= Entries provided =
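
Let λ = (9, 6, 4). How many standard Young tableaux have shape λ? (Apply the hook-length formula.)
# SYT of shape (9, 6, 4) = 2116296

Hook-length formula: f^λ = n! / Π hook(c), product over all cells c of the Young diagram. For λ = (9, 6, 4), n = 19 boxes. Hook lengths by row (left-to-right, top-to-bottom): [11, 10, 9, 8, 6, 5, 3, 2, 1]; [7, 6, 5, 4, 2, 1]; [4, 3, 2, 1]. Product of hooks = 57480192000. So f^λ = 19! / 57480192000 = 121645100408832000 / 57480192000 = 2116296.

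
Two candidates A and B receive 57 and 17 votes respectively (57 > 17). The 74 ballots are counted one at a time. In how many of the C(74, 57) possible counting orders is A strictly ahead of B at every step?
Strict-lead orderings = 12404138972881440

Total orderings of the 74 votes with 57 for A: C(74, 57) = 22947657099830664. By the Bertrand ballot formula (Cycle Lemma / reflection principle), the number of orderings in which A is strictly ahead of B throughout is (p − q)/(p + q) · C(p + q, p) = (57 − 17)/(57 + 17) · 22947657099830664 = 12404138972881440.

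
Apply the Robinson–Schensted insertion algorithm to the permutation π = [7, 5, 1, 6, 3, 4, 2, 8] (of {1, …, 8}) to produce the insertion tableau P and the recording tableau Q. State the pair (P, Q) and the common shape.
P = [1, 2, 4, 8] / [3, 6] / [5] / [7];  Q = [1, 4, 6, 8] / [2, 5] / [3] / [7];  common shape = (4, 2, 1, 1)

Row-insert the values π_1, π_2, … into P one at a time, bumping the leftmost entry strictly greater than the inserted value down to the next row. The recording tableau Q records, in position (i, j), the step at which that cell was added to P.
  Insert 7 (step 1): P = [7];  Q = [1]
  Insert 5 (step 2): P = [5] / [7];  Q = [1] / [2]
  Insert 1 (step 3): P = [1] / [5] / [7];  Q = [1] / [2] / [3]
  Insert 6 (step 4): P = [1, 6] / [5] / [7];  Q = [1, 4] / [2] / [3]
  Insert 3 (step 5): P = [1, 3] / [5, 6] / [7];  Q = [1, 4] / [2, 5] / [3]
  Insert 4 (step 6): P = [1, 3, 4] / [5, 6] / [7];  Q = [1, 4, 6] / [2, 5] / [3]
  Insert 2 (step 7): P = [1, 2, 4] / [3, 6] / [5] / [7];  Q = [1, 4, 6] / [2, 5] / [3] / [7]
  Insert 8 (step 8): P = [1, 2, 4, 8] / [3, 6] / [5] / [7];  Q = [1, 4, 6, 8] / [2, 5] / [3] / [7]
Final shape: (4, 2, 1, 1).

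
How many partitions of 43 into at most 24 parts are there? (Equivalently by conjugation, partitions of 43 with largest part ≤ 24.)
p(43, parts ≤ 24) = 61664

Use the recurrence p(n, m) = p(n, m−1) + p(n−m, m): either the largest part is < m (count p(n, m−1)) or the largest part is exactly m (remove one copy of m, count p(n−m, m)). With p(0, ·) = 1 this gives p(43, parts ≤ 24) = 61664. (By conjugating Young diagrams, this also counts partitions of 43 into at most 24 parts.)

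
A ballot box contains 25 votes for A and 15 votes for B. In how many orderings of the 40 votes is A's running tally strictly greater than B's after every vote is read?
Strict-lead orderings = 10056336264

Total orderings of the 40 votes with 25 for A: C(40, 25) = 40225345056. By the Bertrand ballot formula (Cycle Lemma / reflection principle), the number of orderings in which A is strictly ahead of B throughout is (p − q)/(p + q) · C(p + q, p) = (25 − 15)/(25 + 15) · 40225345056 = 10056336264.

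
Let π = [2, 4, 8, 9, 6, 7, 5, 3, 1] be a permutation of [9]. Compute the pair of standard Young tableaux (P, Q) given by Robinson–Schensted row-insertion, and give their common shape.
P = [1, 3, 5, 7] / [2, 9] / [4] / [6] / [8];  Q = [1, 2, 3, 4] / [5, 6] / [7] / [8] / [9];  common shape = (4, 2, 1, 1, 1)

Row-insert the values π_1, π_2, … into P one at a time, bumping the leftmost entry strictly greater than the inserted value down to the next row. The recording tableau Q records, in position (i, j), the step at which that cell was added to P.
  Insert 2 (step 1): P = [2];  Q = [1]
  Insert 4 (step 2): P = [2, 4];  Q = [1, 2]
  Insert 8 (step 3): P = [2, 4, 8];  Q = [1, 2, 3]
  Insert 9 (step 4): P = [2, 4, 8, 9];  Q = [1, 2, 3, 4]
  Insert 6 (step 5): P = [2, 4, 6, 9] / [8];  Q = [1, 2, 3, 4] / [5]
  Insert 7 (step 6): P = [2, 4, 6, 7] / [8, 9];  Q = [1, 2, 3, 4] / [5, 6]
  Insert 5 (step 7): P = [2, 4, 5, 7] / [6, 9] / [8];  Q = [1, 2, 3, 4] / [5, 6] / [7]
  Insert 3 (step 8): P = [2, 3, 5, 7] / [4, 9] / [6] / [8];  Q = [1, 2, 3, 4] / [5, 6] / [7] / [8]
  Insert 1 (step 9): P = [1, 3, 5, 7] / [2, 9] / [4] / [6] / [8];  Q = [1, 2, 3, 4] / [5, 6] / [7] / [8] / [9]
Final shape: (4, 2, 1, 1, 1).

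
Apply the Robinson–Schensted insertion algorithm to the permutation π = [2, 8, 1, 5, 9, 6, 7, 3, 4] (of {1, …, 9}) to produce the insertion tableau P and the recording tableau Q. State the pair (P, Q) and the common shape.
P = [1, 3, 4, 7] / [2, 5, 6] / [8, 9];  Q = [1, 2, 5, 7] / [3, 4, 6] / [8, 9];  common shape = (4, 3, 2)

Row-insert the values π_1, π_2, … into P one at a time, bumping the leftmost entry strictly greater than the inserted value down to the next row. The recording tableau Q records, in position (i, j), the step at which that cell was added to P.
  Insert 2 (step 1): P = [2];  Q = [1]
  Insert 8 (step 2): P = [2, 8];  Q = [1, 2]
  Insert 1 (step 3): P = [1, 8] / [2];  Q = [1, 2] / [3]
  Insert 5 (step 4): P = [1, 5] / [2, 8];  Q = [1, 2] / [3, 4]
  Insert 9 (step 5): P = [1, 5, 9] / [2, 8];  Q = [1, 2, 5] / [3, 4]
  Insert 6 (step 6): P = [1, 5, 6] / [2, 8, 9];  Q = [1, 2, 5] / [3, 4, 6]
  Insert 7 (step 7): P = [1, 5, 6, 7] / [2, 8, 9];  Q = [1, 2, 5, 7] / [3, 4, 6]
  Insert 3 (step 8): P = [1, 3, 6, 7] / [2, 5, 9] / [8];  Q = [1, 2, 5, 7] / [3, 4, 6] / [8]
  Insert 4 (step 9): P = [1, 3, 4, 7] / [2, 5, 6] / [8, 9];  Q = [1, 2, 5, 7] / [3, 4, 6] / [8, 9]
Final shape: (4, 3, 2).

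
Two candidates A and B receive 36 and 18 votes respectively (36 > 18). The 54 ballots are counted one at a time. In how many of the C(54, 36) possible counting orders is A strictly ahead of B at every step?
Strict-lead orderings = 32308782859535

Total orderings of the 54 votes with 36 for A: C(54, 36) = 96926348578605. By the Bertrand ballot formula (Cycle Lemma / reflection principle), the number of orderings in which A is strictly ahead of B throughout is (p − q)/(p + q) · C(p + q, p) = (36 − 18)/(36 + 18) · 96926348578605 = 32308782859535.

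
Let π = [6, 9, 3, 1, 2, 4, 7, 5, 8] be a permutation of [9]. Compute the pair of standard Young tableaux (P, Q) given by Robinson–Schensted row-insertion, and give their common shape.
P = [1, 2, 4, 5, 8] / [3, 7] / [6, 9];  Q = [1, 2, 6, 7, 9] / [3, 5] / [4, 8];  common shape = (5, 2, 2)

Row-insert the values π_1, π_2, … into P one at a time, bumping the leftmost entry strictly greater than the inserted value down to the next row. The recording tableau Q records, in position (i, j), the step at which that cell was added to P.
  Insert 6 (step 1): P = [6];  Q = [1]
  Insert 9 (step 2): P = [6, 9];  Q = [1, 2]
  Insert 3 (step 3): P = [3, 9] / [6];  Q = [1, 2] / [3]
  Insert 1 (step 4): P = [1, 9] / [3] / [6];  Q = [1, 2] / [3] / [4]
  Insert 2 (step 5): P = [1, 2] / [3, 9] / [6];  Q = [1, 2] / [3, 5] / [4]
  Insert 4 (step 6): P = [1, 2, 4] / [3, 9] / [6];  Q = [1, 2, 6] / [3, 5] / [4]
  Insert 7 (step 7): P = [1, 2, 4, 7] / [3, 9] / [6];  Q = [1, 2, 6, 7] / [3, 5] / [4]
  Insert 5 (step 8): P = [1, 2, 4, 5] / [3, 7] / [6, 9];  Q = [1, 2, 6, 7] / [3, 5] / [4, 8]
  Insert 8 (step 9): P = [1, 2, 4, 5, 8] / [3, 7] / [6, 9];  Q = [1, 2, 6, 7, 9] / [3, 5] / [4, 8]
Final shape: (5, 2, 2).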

= Exercise prompt =
Give exactly the lines from the one with "7, 5, 8] be" to the end of the entries, nothing before them.

= Output for this exercise =
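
Let π = [6, 9, 3, 1, 2, 4, 7, 5, 8] be a permutation of [9]. Compute the pair of standard Young tableaux (P, Q) given by Robinson–Schensted row-insertion, and give their common shape.
P = [1, 2, 4, 5, 8] / [3, 7] / [6, 9];  Q = [1, 2, 6, 7, 9] / [3, 5] / [4, 8];  common shape = (5, 2, 2)

Row-insert the values π_1, π_2, … into P one at a time, bumping the leftmost entry strictly greater than the inserted value down to the next row. The recording tableau Q records, in position (i, j), the step at which that cell was added to P.
  Insert 6 (step 1): P = [6];  Q = [1]
  Insert 9 (step 2): P = [6, 9];  Q = [1, 2]
  Insert 3 (step 3): P = [3, 9] / [6];  Q = [1, 2] / [3]
  Insert 1 (step 4): P = [1, 9] / [3] / [6];  Q = [1, 2] / [3] / [4]
  Insert 2 (step 5): P = [1, 2] / [3, 9] / [6];  Q = [1, 2] / [3, 5] / [4]
  Insert 4 (step 6): P = [1, 2, 4] / [3, 9] / [6];  Q = [1, 2, 6] / [3, 5] / [4]
  Insert 7 (step 7): P = [1, 2, 4, 7] / [3, 9] / [6];  Q = [1, 2, 6, 7] / [3, 5] / [4]
  Insert 5 (step 8): P = [1, 2, 4, 5] / [3, 7] / [6, 9];  Q = [1, 2, 6, 7] / [3, 5] / [4, 8]
  Insert 8 (step 9): P = [1, 2, 4, 5, 8] / [3, 7] / [6, 9];  Q = [1, 2, 6, 7, 9] / [3, 5] / [4, 8]
Final shape: (5, 2, 2).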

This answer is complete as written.